### REQUIREMENT
Please copy every line of the data in which the string "Answer" appears.
EXERCISE INPUTS Start Marker
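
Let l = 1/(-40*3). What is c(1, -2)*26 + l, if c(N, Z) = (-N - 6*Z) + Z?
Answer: 28079/120 ≈ 233.99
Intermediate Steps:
c(N, Z) = -N - 5*Z
l = -1/120 (l = -1/40*⅓ = -1/120 ≈ -0.0083333)
c(1, -2)*26 + l = (-1*1 - 5*(-2))*26 - 1/120 = (-1 + 10)*26 - 1/120 = 9*26 - 1/120 = 234 - 1/120 = 28079/120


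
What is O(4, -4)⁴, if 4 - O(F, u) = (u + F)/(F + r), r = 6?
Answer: 256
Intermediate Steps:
O(F, u) = 4 - (F + u)/(6 + F) (O(F, u) = 4 - (u + F)/(F + 6) = 4 - (F + u)/(6 + F))
O(4, -4)⁴ = ((24 - 1*(-4) + 3*4)/(6 + 4))⁴ = ((24 + 4 + 12)/10)⁴ = ((⅒)*40)⁴ = 4⁴ = 256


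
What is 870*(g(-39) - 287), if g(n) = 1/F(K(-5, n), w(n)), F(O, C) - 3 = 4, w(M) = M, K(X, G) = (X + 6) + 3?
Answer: -1746960/7 ≈ -2.4957e+5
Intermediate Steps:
K(X, G) = 9 + X (K(X, G) = (6 + X) + 3 = 9 + X)
F(O, C) = 7 (F(O, C) = 3 + 4 = 7)
g(n) = ⅐ (g(n) = 1/7 = ⅐)
870*(g(-39) - 287) = 870*(⅐ - 287) = 870*(-2008/7) = -1746960/7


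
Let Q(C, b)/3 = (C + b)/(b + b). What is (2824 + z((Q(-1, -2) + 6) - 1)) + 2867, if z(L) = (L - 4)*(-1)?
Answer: 22751/4 ≈ 5687.8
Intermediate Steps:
Q(C, b) = 3*(C + b)/(2*b) (Q(C, b) = 3*((C + b)/(b + b)) = 3*((C + b)/((2*b))) = 3*((C + b)*(1/(2*b))) = 3*((C + b)/(2*b)) = 3*(C + b)/(2*b))
z(L) = 4 - L (z(L) = (-4 + L)*(-1) = 4 - L)
(2824 + z((Q(-1, -2) + 6) - 1)) + 2867 = (2824 + (4 - (((3/2)*(-1 - 2)/(-2) + 6) - 1))) + 2867 = (2824 + (4 - (((3/2)*(-½)*(-3) + 6) - 1))) + 2867 = (2824 + (4 - ((9/4 + 6) - 1))) + 2867 = (2824 + (4 - (33/4 - 1))) + 2867 = (2824 + (4 - 1*29/4)) + 2867 = (2824 + (4 - 29/4)) + 2867 = (2824 - 13/4) + 2867 = 11283/4 + 2867 = 22751/4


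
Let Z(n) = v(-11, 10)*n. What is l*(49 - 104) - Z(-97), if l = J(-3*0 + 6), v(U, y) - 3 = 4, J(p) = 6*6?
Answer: -1301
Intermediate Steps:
J(p) = 36
v(U, y) = 7 (v(U, y) = 3 + 4 = 7)
l = 36
Z(n) = 7*n
l*(49 - 104) - Z(-97) = 36*(49 - 104) - 7*(-97) = 36*(-55) - 1*(-679) = -1980 + 679 = -1301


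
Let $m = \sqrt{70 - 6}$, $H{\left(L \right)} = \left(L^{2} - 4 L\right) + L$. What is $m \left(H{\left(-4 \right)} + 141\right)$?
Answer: $1352$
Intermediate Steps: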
EXERCISE INPUTS End Marker
### RESPONSE TO THE EXERCISE
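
Answer: 28079/120 ≈ 233.99
Answer: 256
Answer: -1746960/7 ≈ -2.4957e+5
Answer: 22751/4 ≈ 5687.8
Answer: -1301
Answer: $1352$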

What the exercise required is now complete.